**RECORDS FOR THE TASK**:
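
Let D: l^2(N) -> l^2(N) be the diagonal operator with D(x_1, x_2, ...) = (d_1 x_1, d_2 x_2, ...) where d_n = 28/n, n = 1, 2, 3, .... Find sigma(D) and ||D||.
sigma(D) = {28/n : n ≥ 1} ∪ {0}; ||D|| = 28

A bounded diagonal operator on l^2 with diagonal entries d_n has spectrum equal to the closure of {d_n : n ≥ 1}: every d_n is an eigenvalue (with eigenvector e_n), so {d_n} ⊂ sigma(D); the spectrum is closed, so its closure is too; and for lambda not in the closure, (D - lambda I) has bounded inverse (the diagonal entries 1/(d_n - lambda) are bounded). For our sequence d_n = 28/n, n = 1, 2, 3, ...:
  - {d_n} = {28/n : n ≥ 1}; the only limit point is 0
  - closure = {28/n : n ≥ 1} ∪ {0}
For the norm: a diagonal operator has ||D|| = sup_n |d_n|. Here d_n = 28/n is positive and decreasing, so sup_n |d_n| = d_1 = 28. So ||D|| = 28.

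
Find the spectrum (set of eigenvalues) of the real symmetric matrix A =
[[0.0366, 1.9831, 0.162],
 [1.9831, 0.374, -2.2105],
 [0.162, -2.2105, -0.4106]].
sigma(A) ≈ {-3, 0, 3}

A is real symmetric, so its spectrum consists of real eigenvalues. Expanding the characteristic polynomial of the displayed matrix gives
  det(λ I - A) = p(λ) = λ^3 + (0)λ^2 + (-9)λ + (0).
Solving p(λ) = 0 yields eigenvalues ≈ -3, 0, 3. (A is shown rounded to 4 decimals, so these recover the underlying integer eigenvalues to within that precision.)
Verification: the trace of A = 0 equals the sum of eigenvalues 0, and det(A) ≈ 0.0002 matches the eigenvalue product 0.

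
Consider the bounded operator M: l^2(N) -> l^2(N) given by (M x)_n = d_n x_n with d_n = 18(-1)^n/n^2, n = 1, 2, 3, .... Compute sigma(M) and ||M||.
sigma(M) = {18(-1)^n/n^2 : n ≥ 1} ∪ {0}; ||M|| = 18

A bounded diagonal operator on l^2 with diagonal entries d_n has spectrum equal to the closure of {d_n : n ≥ 1}: every d_n is an eigenvalue (with eigenvector e_n), so {d_n} ⊂ sigma(M); the spectrum is closed, so its closure is too; and for lambda not in the closure, (M - lambda I) has bounded inverse (the diagonal entries 1/(d_n - lambda) are bounded). For our sequence d_n = 18(-1)^n/n^2, n = 1, 2, 3, ...:
  - {d_n} = {18(-1)^n/n^2 : n ≥ 1}; the only limit point is 0
  - closure = {18(-1)^n/n^2 : n ≥ 1} ∪ {0}
For the norm: a diagonal operator has ||M|| = sup_n |d_n|. Here |d_n| = 18/n^2 is decreasing, so sup_n |d_n| = |d_1| = 18. So ||M|| = 18.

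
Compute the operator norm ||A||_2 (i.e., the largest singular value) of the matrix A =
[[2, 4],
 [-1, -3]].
||A||_2 = sqrt((30 + sqrt(884))/2) ≈ 5.465 (= sqrt(largest eigenvalue of A^T A))

||A||_2 = sigma_max(A) = sqrt(lambda_max(A^T A)). Form the symmetric matrix M = A^T A =
[[5, 11],
 [11, 25]].
Its characteristic polynomial (trace, determinant of M give the coefficients) is
  p(λ) = det(λ I - M) = λ^2 - 30λ + 4.
For λ^2 - 30λ + 4 the discriminant is 884. It is nonnegative but not a perfect square, so the roots are real and irrational: λ = (30 ± sqrt(884))/2 ≈ 29.8661, 0.1339.
So the eigenvalues of A^T A are ≈ 0.1339, 29.8661 (all ≥ 0, as they must be for A^T A). The largest is λ_max = (30 + sqrt(884))/2 ≈ 29.8661, hence ||A||_2 = sqrt(λ_max) = sqrt((30 + sqrt(884))/2) ≈ 5.465.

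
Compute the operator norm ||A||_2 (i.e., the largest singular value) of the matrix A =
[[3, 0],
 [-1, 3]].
||A||_2 = sqrt((19 + sqrt(37))/2) ≈ 3.5414 (= sqrt(largest eigenvalue of A^T A))

||A||_2 = sigma_max(A) = sqrt(lambda_max(A^T A)). Form the symmetric matrix M = A^T A =
[[10, -3],
 [-3, 9]].
Its characteristic polynomial (trace, determinant of M give the coefficients) is
  p(λ) = det(λ I - M) = λ^2 - 19λ + 81.
For λ^2 - 19λ + 81 the discriminant is 37. It is nonnegative but not a perfect square, so the roots are real and irrational: λ = (19 ± sqrt(37))/2 ≈ 12.5414, 6.4586.
So the eigenvalues of A^T A are ≈ 6.4586, 12.5414 (all ≥ 0, as they must be for A^T A). The largest is λ_max = (19 + sqrt(37))/2 ≈ 12.5414, hence ||A||_2 = sqrt(λ_max) = sqrt((19 + sqrt(37))/2) ≈ 3.5414.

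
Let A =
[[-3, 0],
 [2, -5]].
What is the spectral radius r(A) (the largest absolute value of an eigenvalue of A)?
r(A) = 5

The eigenvalues of A are the roots of its characteristic polynomial. With M = A (coefficients from the trace and determinant):
  p(λ) = det(λ I - M) = λ^2 + 8λ + 15.
For λ^2 + 8λ + 15 the discriminant is 4. It is a perfect square (2^2), so the roots are rational: λ = (-8 ± 2)/2 = -3, -5.
Thus the eigenvalues (to 4 decimals) are -3 (modulus 3); -5 (modulus 5). The spectral radius is the largest modulus: r(A) = 5. (Cross-check: r(A) ≤ ||A||_2 ≈ 5.5373; equality holds whenever A is normal, though it can also hold for some non-normal A.)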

**AIM OF THE TASK**: Reprint every entry exactly.

**COMPLETED EXERCISE**:
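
Let D: l^2(N) -> l^2(N) be the diagonal operator with D(x_1, x_2, ...) = (d_1 x_1, d_2 x_2, ...) where d_n = 28/n, n = 1, 2, 3, .... Find sigma(D) and ||D||.
sigma(D) = {28/n : n ≥ 1} ∪ {0}; ||D|| = 28

A bounded diagonal operator on l^2 with diagonal entries d_n has spectrum equal to the closure of {d_n : n ≥ 1}: every d_n is an eigenvalue (with eigenvector e_n), so {d_n} ⊂ sigma(D); the spectrum is closed, so its closure is too; and for lambda not in the closure, (D - lambda I) has bounded inverse (the diagonal entries 1/(d_n - lambda) are bounded). For our sequence d_n = 28/n, n = 1, 2, 3, ...:
  - {d_n} = {28/n : n ≥ 1}; the only limit point is 0
  - closure = {28/n : n ≥ 1} ∪ {0}
For the norm: a diagonal operator has ||D|| = sup_n |d_n|. Here d_n = 28/n is positive and decreasing, so sup_n |d_n| = d_1 = 28. So ||D|| = 28.

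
Find the spectrum (set of eigenvalues) of the real symmetric matrix A =
[[0.0366, 1.9831, 0.162],
 [1.9831, 0.374, -2.2105],
 [0.162, -2.2105, -0.4106]].
sigma(A) ≈ {-3, 0, 3}

A is real symmetric, so its spectrum consists of real eigenvalues. Expanding the characteristic polynomial of the displayed matrix gives
  det(λ I - A) = p(λ) = λ^3 + (0)λ^2 + (-9)λ + (0).
Solving p(λ) = 0 yields eigenvalues ≈ -3, 0, 3. (A is shown rounded to 4 decimals, so these recover the underlying integer eigenvalues to within that precision.)
Verification: the trace of A = 0 equals the sum of eigenvalues 0, and det(A) ≈ 0.0002 matches the eigenvalue product 0.

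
Consider the bounded operator M: l^2(N) -> l^2(N) given by (M x)_n = d_n x_n with d_n = 18(-1)^n/n^2, n = 1, 2, 3, .... Compute sigma(M) and ||M||.
sigma(M) = {18(-1)^n/n^2 : n ≥ 1} ∪ {0}; ||M|| = 18

A bounded diagonal operator on l^2 with diagonal entries d_n has spectrum equal to the closure of {d_n : n ≥ 1}: every d_n is an eigenvalue (with eigenvector e_n), so {d_n} ⊂ sigma(M); the spectrum is closed, so its closure is too; and for lambda not in the closure, (M - lambda I) has bounded inverse (the diagonal entries 1/(d_n - lambda) are bounded). For our sequence d_n = 18(-1)^n/n^2, n = 1, 2, 3, ...:
  - {d_n} = {18(-1)^n/n^2 : n ≥ 1}; the only limit point is 0
  - closure = {18(-1)^n/n^2 : n ≥ 1} ∪ {0}
For the norm: a diagonal operator has ||M|| = sup_n |d_n|. Here |d_n| = 18/n^2 is decreasing, so sup_n |d_n| = |d_1| = 18. So ||M|| = 18.

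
Compute the operator norm ||A||_2 (i.e., the largest singular value) of the matrix A =
[[2, 4],
 [-1, -3]].
||A||_2 = sqrt((30 + sqrt(884))/2) ≈ 5.465 (= sqrt(largest eigenvalue of A^T A))

||A||_2 = sigma_max(A) = sqrt(lambda_max(A^T A)). Form the symmetric matrix M = A^T A =
[[5, 11],
 [11, 25]].
Its characteristic polynomial (trace, determinant of M give the coefficients) is
  p(λ) = det(λ I - M) = λ^2 - 30λ + 4.
For λ^2 - 30λ + 4 the discriminant is 884. It is nonnegative but not a perfect square, so the roots are real and irrational: λ = (30 ± sqrt(884))/2 ≈ 29.8661, 0.1339.
So the eigenvalues of A^T A are ≈ 0.1339, 29.8661 (all ≥ 0, as they must be for A^T A). The largest is λ_max = (30 + sqrt(884))/2 ≈ 29.8661, hence ||A||_2 = sqrt(λ_max) = sqrt((30 + sqrt(884))/2) ≈ 5.465.

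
Compute the operator norm ||A||_2 (i.e., the largest singular value) of the matrix A =
[[3, 0],
 [-1, 3]].
||A||_2 = sqrt((19 + sqrt(37))/2) ≈ 3.5414 (= sqrt(largest eigenvalue of A^T A))

||A||_2 = sigma_max(A) = sqrt(lambda_max(A^T A)). Form the symmetric matrix M = A^T A =
[[10, -3],
 [-3, 9]].
Its characteristic polynomial (trace, determinant of M give the coefficients) is
  p(λ) = det(λ I - M) = λ^2 - 19λ + 81.
For λ^2 - 19λ + 81 the discriminant is 37. It is nonnegative but not a perfect square, so the roots are real and irrational: λ = (19 ± sqrt(37))/2 ≈ 12.5414, 6.4586.
So the eigenvalues of A^T A are ≈ 6.4586, 12.5414 (all ≥ 0, as they must be for A^T A). The largest is λ_max = (19 + sqrt(37))/2 ≈ 12.5414, hence ||A||_2 = sqrt(λ_max) = sqrt((19 + sqrt(37))/2) ≈ 3.5414.

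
Let A =
[[-3, 0],
 [2, -5]].
What is the spectral radius r(A) (the largest absolute value of an eigenvalue of A)?
r(A) = 5

The eigenvalues of A are the roots of its characteristic polynomial. With M = A (coefficients from the trace and determinant):
  p(λ) = det(λ I - M) = λ^2 + 8λ + 15.
For λ^2 + 8λ + 15 the discriminant is 4. It is a perfect square (2^2), so the roots are rational: λ = (-8 ± 2)/2 = -3, -5.
Thus the eigenvalues (to 4 decimals) are -3 (modulus 3); -5 (modulus 5). The spectral radius is the largest modulus: r(A) = 5. (Cross-check: r(A) ≤ ||A||_2 ≈ 5.5373; equality holds whenever A is normal, though it can also hold for some non-normal A.)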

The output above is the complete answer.